**Instructions for the task:** Nothing outside the range is wanted. Repeat exactly the lines below from the one with "What is 1/(-833161 + h), if h = -354936?" through the one with "Answer: 897/2 ≈ 448.50".

[Saved entries]
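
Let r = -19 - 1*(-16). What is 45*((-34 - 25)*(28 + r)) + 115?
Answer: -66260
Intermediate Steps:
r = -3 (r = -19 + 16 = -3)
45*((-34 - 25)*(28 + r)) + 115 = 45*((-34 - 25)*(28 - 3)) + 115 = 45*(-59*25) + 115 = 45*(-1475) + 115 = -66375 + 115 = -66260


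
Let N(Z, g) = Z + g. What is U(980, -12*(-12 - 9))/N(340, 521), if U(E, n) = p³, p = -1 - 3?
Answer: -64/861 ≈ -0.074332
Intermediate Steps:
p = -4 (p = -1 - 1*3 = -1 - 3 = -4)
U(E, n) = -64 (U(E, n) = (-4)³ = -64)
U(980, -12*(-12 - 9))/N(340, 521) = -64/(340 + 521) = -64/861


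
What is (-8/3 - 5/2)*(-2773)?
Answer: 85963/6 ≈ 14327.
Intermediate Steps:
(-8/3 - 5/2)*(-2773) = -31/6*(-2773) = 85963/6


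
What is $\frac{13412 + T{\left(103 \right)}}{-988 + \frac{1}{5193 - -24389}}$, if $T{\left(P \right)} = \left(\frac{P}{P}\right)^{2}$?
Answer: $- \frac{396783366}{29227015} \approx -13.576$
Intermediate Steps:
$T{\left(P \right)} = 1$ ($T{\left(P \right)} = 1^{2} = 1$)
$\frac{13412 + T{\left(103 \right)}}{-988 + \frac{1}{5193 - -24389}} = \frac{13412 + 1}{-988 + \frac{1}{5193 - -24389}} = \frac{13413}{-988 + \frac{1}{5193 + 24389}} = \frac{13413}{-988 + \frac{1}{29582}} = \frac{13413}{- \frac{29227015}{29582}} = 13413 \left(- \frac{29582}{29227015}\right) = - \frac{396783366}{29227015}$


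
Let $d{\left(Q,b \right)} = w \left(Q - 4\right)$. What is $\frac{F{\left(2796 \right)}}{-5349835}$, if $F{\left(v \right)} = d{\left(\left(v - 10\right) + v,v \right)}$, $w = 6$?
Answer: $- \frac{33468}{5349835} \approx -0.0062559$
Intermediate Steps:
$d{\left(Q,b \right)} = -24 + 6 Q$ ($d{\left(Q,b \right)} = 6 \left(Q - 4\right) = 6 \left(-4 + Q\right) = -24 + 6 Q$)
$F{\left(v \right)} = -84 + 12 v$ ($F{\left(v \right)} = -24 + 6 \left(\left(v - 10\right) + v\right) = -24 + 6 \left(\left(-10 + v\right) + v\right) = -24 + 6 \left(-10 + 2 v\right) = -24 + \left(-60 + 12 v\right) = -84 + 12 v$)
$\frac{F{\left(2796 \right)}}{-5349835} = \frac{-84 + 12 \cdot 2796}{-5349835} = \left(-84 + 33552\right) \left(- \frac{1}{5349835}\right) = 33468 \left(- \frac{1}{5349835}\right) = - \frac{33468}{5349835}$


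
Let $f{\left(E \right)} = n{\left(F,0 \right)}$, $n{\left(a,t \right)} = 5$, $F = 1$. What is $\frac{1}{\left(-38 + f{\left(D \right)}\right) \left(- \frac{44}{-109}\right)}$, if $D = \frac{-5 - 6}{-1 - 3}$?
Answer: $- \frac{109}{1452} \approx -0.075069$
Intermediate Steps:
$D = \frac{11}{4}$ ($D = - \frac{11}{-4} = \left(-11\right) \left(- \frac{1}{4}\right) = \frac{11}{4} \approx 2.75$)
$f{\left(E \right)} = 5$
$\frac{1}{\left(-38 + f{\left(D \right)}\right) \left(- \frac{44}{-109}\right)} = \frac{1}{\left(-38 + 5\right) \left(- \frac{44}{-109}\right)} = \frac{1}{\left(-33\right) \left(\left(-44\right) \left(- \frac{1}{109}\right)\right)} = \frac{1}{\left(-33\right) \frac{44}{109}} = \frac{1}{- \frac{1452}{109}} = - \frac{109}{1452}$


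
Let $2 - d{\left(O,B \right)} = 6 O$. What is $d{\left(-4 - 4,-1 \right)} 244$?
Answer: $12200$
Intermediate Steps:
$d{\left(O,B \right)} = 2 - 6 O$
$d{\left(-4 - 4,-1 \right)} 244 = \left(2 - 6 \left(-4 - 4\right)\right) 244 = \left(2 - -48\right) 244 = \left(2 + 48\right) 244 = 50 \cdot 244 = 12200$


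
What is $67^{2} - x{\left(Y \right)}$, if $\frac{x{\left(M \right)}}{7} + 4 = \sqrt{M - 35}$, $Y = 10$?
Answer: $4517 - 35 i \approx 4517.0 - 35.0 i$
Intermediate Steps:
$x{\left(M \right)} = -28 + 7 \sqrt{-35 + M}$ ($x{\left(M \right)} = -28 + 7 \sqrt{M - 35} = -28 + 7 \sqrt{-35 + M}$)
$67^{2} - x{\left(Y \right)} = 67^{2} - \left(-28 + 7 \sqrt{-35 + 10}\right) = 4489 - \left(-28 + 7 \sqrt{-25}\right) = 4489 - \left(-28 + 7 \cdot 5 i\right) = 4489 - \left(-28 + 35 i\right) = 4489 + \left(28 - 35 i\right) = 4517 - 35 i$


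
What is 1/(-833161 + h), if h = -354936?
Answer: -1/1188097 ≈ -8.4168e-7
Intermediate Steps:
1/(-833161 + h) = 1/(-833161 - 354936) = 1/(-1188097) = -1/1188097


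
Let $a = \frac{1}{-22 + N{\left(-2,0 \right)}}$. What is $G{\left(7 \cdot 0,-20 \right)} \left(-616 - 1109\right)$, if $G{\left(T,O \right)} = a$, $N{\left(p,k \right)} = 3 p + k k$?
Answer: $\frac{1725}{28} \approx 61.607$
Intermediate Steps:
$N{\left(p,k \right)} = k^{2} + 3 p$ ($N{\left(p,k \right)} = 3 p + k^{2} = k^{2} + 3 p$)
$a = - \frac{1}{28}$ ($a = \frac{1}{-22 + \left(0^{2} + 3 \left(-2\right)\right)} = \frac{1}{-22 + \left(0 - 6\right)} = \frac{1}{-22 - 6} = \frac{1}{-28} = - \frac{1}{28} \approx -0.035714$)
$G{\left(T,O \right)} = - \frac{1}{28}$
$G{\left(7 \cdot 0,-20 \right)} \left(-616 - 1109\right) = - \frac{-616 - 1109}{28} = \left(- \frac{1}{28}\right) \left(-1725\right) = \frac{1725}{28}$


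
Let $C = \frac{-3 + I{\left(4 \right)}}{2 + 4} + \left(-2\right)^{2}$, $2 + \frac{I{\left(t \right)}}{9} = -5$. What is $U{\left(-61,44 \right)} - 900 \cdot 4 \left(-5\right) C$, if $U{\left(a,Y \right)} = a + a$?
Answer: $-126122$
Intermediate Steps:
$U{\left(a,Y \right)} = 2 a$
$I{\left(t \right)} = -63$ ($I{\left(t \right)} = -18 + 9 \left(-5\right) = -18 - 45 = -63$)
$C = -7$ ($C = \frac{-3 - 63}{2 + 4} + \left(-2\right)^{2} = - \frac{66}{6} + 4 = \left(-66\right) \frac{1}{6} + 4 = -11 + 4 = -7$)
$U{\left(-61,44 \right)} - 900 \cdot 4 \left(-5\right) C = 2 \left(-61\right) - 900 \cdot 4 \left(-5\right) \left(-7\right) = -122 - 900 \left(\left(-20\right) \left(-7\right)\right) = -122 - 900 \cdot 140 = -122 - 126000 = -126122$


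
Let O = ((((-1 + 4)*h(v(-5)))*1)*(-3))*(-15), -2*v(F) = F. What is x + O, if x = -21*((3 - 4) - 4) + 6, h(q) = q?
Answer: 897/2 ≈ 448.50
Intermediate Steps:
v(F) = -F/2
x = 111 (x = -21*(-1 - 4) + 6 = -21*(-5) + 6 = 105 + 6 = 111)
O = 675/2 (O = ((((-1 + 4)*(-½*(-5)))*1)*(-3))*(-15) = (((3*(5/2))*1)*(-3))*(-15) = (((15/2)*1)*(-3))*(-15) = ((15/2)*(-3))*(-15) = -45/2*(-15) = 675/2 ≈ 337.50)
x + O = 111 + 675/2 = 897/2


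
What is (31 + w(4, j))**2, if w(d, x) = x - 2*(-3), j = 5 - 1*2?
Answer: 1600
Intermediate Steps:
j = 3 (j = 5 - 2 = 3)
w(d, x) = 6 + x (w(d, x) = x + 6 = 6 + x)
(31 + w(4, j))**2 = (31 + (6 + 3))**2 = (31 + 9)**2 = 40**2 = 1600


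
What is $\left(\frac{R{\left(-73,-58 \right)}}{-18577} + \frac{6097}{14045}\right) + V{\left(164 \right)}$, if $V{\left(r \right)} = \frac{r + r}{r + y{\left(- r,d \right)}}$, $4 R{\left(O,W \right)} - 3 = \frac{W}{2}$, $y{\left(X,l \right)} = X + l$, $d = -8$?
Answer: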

**Answer to the exercise:**
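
What is 1/(-833161 + h), if h = -354936?
Answer: -1/1188097 ≈ -8.4168e-7
Intermediate Steps:
1/(-833161 + h) = 1/(-833161 - 354936) = 1/(-1188097) = -1/1188097


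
Let $a = \frac{1}{-22 + N{\left(-2,0 \right)}}$. What is $G{\left(7 \cdot 0,-20 \right)} \left(-616 - 1109\right)$, if $G{\left(T,O \right)} = a$, $N{\left(p,k \right)} = 3 p + k k$?
Answer: $\frac{1725}{28} \approx 61.607$
Intermediate Steps:
$N{\left(p,k \right)} = k^{2} + 3 p$ ($N{\left(p,k \right)} = 3 p + k^{2} = k^{2} + 3 p$)
$a = - \frac{1}{28}$ ($a = \frac{1}{-22 + \left(0^{2} + 3 \left(-2\right)\right)} = \frac{1}{-22 + \left(0 - 6\right)} = \frac{1}{-22 - 6} = \frac{1}{-28} = - \frac{1}{28} \approx -0.035714$)
$G{\left(T,O \right)} = - \frac{1}{28}$
$G{\left(7 \cdot 0,-20 \right)} \left(-616 - 1109\right) = - \frac{-616 - 1109}{28} = \left(- \frac{1}{28}\right) \left(-1725\right) = \frac{1725}{28}$


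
Let $C = \frac{-3 + I{\left(4 \right)}}{2 + 4} + \left(-2\right)^{2}$, $2 + \frac{I{\left(t \right)}}{9} = -5$. What is $U{\left(-61,44 \right)} - 900 \cdot 4 \left(-5\right) C$, if $U{\left(a,Y \right)} = a + a$?
Answer: $-126122$
Intermediate Steps:
$U{\left(a,Y \right)} = 2 a$
$I{\left(t \right)} = -63$ ($I{\left(t \right)} = -18 + 9 \left(-5\right) = -18 - 45 = -63$)
$C = -7$ ($C = \frac{-3 - 63}{2 + 4} + \left(-2\right)^{2} = - \frac{66}{6} + 4 = \left(-66\right) \frac{1}{6} + 4 = -11 + 4 = -7$)
$U{\left(-61,44 \right)} - 900 \cdot 4 \left(-5\right) C = 2 \left(-61\right) - 900 \cdot 4 \left(-5\right) \left(-7\right) = -122 - 900 \left(\left(-20\right) \left(-7\right)\right) = -122 - 900 \cdot 140 = -122 - 126000 = -126122$


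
Let O = ((((-1 + 4)*h(v(-5)))*1)*(-3))*(-15), -2*v(F) = F. What is x + O, if x = -21*((3 - 4) - 4) + 6, h(q) = q?
Answer: 897/2 ≈ 448.50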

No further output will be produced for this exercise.